Goal of the exercise -> An identical copy of the data below is needed.
======
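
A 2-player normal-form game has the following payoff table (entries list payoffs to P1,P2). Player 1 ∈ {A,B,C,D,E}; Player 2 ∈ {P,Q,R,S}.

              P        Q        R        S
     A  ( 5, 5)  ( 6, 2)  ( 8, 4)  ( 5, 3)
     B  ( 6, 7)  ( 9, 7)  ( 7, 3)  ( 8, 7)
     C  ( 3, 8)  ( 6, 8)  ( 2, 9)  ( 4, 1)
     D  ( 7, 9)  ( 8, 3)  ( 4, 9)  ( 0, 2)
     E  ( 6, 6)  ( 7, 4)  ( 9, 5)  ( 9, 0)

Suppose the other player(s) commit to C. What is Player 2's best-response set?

u_2(P vs C) = 8
u_2(Q vs C) = 8
u_2(R vs C) = 9
u_2(S vs C) = 1
max payoff 9 at {R}

BR_2 = {R}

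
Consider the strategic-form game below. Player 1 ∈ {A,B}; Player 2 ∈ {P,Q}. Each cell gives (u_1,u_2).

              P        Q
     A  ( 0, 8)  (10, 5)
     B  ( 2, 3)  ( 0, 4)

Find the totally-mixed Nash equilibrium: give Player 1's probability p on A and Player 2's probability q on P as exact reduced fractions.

p=1/4, q=5/6

P1 indiff ⇒ q·0+(1-q)·10 = q·2+(1-q)·0 ⇒ q(-2) = (1-q)(-10) ⇒ q = 5/6
P2 indiff ⇒ p·8+(1-p)·3 = p·5+(1-p)·4 ⇒ p(3) = (1-p)(1) ⇒ p = 1/4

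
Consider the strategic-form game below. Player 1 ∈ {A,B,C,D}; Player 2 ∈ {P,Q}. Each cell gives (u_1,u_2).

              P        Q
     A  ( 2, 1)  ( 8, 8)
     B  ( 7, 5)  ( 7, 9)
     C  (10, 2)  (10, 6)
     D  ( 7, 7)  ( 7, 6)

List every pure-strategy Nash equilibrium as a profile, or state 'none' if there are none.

(A,P): not NE [P1→C gives 10>2; P2→Q gives 8>1]
(A,Q): not NE [P1→C gives 10>8]
(B,P): not NE [P1→C gives 10>7; P2→Q gives 9>5]
(B,Q): not NE [P1→C gives 10>7]
(C,P): not NE [P2→Q gives 6>2]
(C,Q): NE
(D,P): not NE [P1→C gives 10>7]
(D,Q): not NE [P1→C gives 10>7; P2→P gives 7>6]

PSNE = {(C,Q)}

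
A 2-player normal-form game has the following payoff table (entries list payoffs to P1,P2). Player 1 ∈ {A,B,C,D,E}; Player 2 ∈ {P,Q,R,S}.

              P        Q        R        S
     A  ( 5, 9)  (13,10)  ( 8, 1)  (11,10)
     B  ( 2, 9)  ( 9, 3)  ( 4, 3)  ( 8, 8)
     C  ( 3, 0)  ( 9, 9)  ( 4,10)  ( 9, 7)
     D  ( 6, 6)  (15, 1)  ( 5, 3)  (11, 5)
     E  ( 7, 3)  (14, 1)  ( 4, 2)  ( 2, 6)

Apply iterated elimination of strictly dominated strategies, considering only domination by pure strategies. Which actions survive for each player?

Remaining: P1:{A,D,E} P2:{P,Q,S}

P1 drop B (A beats it: P:5>2 Q:13>9 R:8>4 S:11>8)
P1 drop C (A beats it: P:5>3 Q:13>9 R:8>4 S:11>9)
P2 drop R (P beats it: A:9>1 D:6>3 E:3>2)
P1→{A,D,E} P2→{P,Q,S}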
======
Solution ->
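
A 2-player normal-form game has the following payoff table (entries list payoffs to P1,P2). Player 1 ∈ {A,B,C,D,E}; Player 2 ∈ {P,Q,R,S}.

              P        Q        R        S
     A  ( 5, 5)  ( 6, 2)  ( 8, 4)  ( 5, 3)
     B  ( 6, 7)  ( 9, 7)  ( 7, 3)  ( 8, 7)
     C  ( 3, 8)  ( 6, 8)  ( 2, 9)  ( 4, 1)
     D  ( 7, 9)  ( 8, 3)  ( 4, 9)  ( 0, 2)
     E  ( 6, 6)  ( 7, 4)  ( 9, 5)  ( 9, 0)

Suppose the other player(s) commit to C. What is Player 2's best-response set?

u_2(P vs C) = 8
u_2(Q vs C) = 8
u_2(R vs C) = 9
u_2(S vs C) = 1
max payoff 9 at {R}

BR_2 = {R}

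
Consider the strategic-form game below. Player 1 ∈ {A,B}; Player 2 ∈ {P,Q}. Each cell gives (u_1,u_2).

              P        Q
     A  ( 0, 8)  (10, 5)
     B  ( 2, 3)  ( 0, 4)

Find the totally-mixed Nash equilibrium: give Player 1's probability p on A and Player 2's probability q on P as exact reduced fractions.

p=1/4, q=5/6

P1 indiff ⇒ q·0+(1-q)·10 = q·2+(1-q)·0 ⇒ q(-2) = (1-q)(-10) ⇒ q = 5/6
P2 indiff ⇒ p·8+(1-p)·3 = p·5+(1-p)·4 ⇒ p(3) = (1-p)(1) ⇒ p = 1/4

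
Consider the strategic-form game below. Player 1 ∈ {A,B,C,D}; Player 2 ∈ {P,Q}. Each cell gives (u_1,u_2).

              P        Q
     A  ( 2, 1)  ( 8, 8)
     B  ( 7, 5)  ( 7, 9)
     C  (10, 2)  (10, 6)
     D  ( 7, 7)  ( 7, 6)

List every pure-strategy Nash equilibrium as a profile, or state 'none' if there are none.

(A,P): not NE [P1→C gives 10>2; P2→Q gives 8>1]
(A,Q): not NE [P1→C gives 10>8]
(B,P): not NE [P1→C gives 10>7; P2→Q gives 9>5]
(B,Q): not NE [P1→C gives 10>7]
(C,P): not NE [P2→Q gives 6>2]
(C,Q): NE
(D,P): not NE [P1→C gives 10>7]
(D,Q): not NE [P1→C gives 10>7; P2→P gives 7>6]

PSNE = {(C,Q)}

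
A 2-player normal-form game has the following payoff table (entries list payoffs to P1,P2). Player 1 ∈ {A,B,C,D,E}; Player 2 ∈ {P,Q,R,S}.

              P        Q        R        S
     A  ( 5, 9)  (13,10)  ( 8, 1)  (11,10)
     B  ( 2, 9)  ( 9, 3)  ( 4, 3)  ( 8, 8)
     C  ( 3, 0)  ( 9, 9)  ( 4,10)  ( 9, 7)
     D  ( 6, 6)  (15, 1)  ( 5, 3)  (11, 5)
     E  ( 7, 3)  (14, 1)  ( 4, 2)  ( 2, 6)

Apply iterated elimination of strictly dominated strategies, considering only domination by pure strategies. Which actions survive for each player?

Remaining: P1:{A,D,E} P2:{P,Q,S}

P1 drop B (A beats it: P:5>2 Q:13>9 R:8>4 S:11>8)
P1 drop C (A beats it: P:5>3 Q:13>9 R:8>4 S:11>9)
P2 drop R (P beats it: A:9>1 D:6>3 E:3>2)
P1→{A,D,E} P2→{P,Q,S}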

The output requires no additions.